◆ Exercise goal ◆
Each line of the data below must be given again exactly as written.

◆ Information shown ◆
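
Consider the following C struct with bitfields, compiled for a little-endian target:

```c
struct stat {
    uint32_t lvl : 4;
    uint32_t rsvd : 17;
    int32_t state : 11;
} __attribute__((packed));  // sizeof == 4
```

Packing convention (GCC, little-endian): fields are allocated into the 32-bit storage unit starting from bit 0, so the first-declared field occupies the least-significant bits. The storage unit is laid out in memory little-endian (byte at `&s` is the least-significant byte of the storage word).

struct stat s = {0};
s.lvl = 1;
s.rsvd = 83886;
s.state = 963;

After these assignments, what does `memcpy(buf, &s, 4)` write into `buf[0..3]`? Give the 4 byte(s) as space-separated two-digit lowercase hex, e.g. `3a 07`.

e1 7a 74 78

lvl (4b) val=1 bits=0x1 at bit 0: 0x00000001
rsvd (17b) val=83886 bits=0x147ae at bit 4: 0x00147ae1
state (11b) val=963 bits=0x3c3 at bit 21: 0x78747ae1
word = 0x78747ae1 → little-endian bytes:
  [0]=0xe1  [1]=0x7a  [2]=0x74  [3]=0x78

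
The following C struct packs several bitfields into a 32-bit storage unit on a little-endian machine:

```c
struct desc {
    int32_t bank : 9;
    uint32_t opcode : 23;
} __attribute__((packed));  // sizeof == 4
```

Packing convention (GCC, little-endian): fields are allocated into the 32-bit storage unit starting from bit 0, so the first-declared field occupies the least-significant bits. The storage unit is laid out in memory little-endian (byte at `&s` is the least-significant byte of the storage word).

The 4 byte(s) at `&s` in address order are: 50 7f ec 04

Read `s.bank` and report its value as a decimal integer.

[0]=0x50 [1]=0x7f [2]=0xec [3]=0x04 (little-endian) → word 0x04ec7f50
bank [0+:9] = (word>>0) & 0x1ff = 336  ←
opcode [9+:23] = (word>>9) & 0x7fffff = 161343
bank signed 9b, MSB=1: 336 - 512 = -176

-176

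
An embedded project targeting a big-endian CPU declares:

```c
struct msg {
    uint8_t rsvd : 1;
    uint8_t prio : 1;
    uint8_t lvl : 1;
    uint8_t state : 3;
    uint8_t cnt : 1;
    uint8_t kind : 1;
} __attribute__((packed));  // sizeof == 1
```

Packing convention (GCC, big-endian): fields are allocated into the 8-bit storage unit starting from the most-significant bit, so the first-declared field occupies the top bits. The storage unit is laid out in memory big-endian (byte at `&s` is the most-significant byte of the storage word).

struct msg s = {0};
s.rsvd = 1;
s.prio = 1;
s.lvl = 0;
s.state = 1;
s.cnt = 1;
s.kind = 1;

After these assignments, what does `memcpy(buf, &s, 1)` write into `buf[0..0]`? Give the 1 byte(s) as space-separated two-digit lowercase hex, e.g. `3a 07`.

rsvd (1b) val=1 bits=0x1 at bit 7: 0x80
prio (1b) val=1 bits=0x1 at bit 6: 0xc0
lvl (1b) val=0 bits=0x0 at bit 5: 0xc0
state (3b) val=1 bits=0x1 at bit 2: 0xc4
cnt (1b) val=1 bits=0x1 at bit 1: 0xc6
kind (1b) val=1 bits=0x1 at bit 0: 0xc7
word = 0xc7 → big-endian bytes:
  [0]=0xc7

c7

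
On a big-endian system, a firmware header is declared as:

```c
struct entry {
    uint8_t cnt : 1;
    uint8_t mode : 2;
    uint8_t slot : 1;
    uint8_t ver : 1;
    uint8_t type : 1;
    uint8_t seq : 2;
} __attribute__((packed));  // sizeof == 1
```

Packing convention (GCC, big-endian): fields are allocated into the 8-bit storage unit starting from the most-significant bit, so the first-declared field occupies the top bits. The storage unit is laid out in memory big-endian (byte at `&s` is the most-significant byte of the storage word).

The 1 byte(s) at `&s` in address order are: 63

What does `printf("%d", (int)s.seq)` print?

[0]=0x63 (big-endian) → word 0x63
cnt [7+:1] = (word>>7) & 0x1 = 0
mode [5+:2] = (word>>5) & 0x3 = 3
slot [4+:1] = (word>>4) & 0x1 = 0
ver [3+:1] = (word>>3) & 0x1 = 0
type [2+:1] = (word>>2) & 0x1 = 0
seq [0+:2] = (word>>0) & 0x3 = 3  ←

3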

◆ Solution for this problem ◆
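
Consider the following C struct with bitfields, compiled for a little-endian target:

```c
struct stat {
    uint32_t lvl : 4;
    uint32_t rsvd : 17;
    int32_t state : 11;
} __attribute__((packed));  // sizeof == 4
```

Packing convention (GCC, little-endian): fields are allocated into the 32-bit storage unit starting from bit 0, so the first-declared field occupies the least-significant bits. The storage unit is laid out in memory little-endian (byte at `&s` is the least-significant byte of the storage word).

struct stat s = {0};
s.lvl = 1;
s.rsvd = 83886;
s.state = 963;

After these assignments, what does `memcpy(buf, &s, 4)` write into `buf[0..3]`? Give the 4 byte(s) as space-separated two-digit lowercase hex, e.g. `3a 07`.

e1 7a 74 78

lvl (4b) val=1 bits=0x1 at bit 0: 0x00000001
rsvd (17b) val=83886 bits=0x147ae at bit 4: 0x00147ae1
state (11b) val=963 bits=0x3c3 at bit 21: 0x78747ae1
word = 0x78747ae1 → little-endian bytes:
  [0]=0xe1  [1]=0x7a  [2]=0x74  [3]=0x78

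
The following C struct packs several bitfields into a 32-bit storage unit on a little-endian machine:

```c
struct desc {
    int32_t bank : 9;
    uint32_t opcode : 23;
} __attribute__((packed));  // sizeof == 4
```

Packing convention (GCC, little-endian): fields are allocated into the 32-bit storage unit starting from bit 0, so the first-declared field occupies the least-significant bits. The storage unit is laid out in memory little-endian (byte at `&s` is the least-significant byte of the storage word).

The 4 byte(s) at `&s` in address order are: 50 7f ec 04

Read `s.bank` and report its value as a decimal integer.

[0]=0x50 [1]=0x7f [2]=0xec [3]=0x04 (little-endian) → word 0x04ec7f50
bank [0+:9] = (word>>0) & 0x1ff = 336  ←
opcode [9+:23] = (word>>9) & 0x7fffff = 161343
bank signed 9b, MSB=1: 336 - 512 = -176

-176

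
An embedded project targeting a big-endian CPU declares:

```c
struct msg {
    uint8_t rsvd : 1;
    uint8_t prio : 1;
    uint8_t lvl : 1;
    uint8_t state : 3;
    uint8_t cnt : 1;
    uint8_t kind : 1;
} __attribute__((packed));  // sizeof == 1
```

Packing convention (GCC, big-endian): fields are allocated into the 8-bit storage unit starting from the most-significant bit, so the first-declared field occupies the top bits. The storage unit is laid out in memory big-endian (byte at `&s` is the most-significant byte of the storage word).

struct msg s = {0};
s.rsvd = 1;
s.prio = 1;
s.lvl = 0;
s.state = 1;
s.cnt = 1;
s.kind = 1;

After these assignments, what does `memcpy(buf, &s, 1)` write into `buf[0..0]`? Give the 1 byte(s) as space-separated two-digit lowercase hex, e.g. `3a 07`.

rsvd (1b) val=1 bits=0x1 at bit 7: 0x80
prio (1b) val=1 bits=0x1 at bit 6: 0xc0
lvl (1b) val=0 bits=0x0 at bit 5: 0xc0
state (3b) val=1 bits=0x1 at bit 2: 0xc4
cnt (1b) val=1 bits=0x1 at bit 1: 0xc6
kind (1b) val=1 bits=0x1 at bit 0: 0xc7
word = 0xc7 → big-endian bytes:
  [0]=0xc7

c7

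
On a big-endian system, a firmware header is declared as:

```c
struct entry {
    uint8_t cnt : 1;
    uint8_t mode : 2;
    uint8_t slot : 1;
    uint8_t ver : 1;
    uint8_t type : 1;
    uint8_t seq : 2;
} __attribute__((packed));  // sizeof == 1
```

Packing convention (GCC, big-endian): fields are allocated into the 8-bit storage unit starting from the most-significant bit, so the first-declared field occupies the top bits. The storage unit is laid out in memory big-endian (byte at `&s` is the most-significant byte of the storage word).

The 1 byte(s) at `&s` in address order are: 63

What does `printf("%d", (int)s.seq)` print?

[0]=0x63 (big-endian) → word 0x63
cnt [7+:1] = (word>>7) & 0x1 = 0
mode [5+:2] = (word>>5) & 0x3 = 3
slot [4+:1] = (word>>4) & 0x1 = 0
ver [3+:1] = (word>>3) & 0x1 = 0
type [2+:1] = (word>>2) & 0x1 = 0
seq [0+:2] = (word>>0) & 0x3 = 3  ←

3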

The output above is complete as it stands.